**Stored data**
---

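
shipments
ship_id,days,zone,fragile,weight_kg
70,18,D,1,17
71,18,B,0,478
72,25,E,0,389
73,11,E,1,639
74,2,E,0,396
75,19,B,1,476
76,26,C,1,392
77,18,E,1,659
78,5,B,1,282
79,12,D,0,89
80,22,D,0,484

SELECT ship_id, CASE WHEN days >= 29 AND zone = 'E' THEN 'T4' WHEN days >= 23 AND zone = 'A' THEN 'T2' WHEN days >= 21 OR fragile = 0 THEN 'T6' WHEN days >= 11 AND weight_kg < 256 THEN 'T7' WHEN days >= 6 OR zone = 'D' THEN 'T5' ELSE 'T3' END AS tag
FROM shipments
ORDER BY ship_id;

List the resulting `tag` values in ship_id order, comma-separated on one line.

T7, T6, T6, T5, T6, T5, T6, T5, T3, T6, T6

ship_id=70: days >= 11 AND weight_kg < 256 → T7
ship_id=71: days >= 21 OR fragile = 0 → T6
ship_id=72: days >= 21 OR fragile = 0 → T6
ship_id=73: days >= 6 OR zone = 'D' → T5
ship_id=74: days >= 21 OR fragile = 0 → T6
ship_id=75: days >= 6 OR zone = 'D' → T5
ship_id=76: days >= 21 OR fragile = 0 → T6
ship_id=77: days >= 6 OR zone = 'D' → T5
ship_id=78: ELSE → T3
ship_id=79: days >= 21 OR fragile = 0 → T6
ship_id=80: days >= 21 OR fragile = 0 → T6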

---

Repeat the entries above exactly, from the first line through the line containing "ORDER BY ship_id;".

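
shipments
ship_id,days,zone,fragile,weight_kg
70,18,D,1,17
71,18,B,0,478
72,25,E,0,389
73,11,E,1,639
74,2,E,0,396
75,19,B,1,476
76,26,C,1,392
77,18,E,1,659
78,5,B,1,282
79,12,D,0,89
80,22,D,0,484

SELECT ship_id, CASE WHEN days >= 29 AND zone = 'E' THEN 'T4' WHEN days >= 23 AND zone = 'A' THEN 'T2' WHEN days >= 21 OR fragile = 0 THEN 'T6' WHEN days >= 11 AND weight_kg < 256 THEN 'T7' WHEN days >= 6 OR zone = 'D' THEN 'T5' ELSE 'T3' END AS tag
FROM shipments
ORDER BY ship_id;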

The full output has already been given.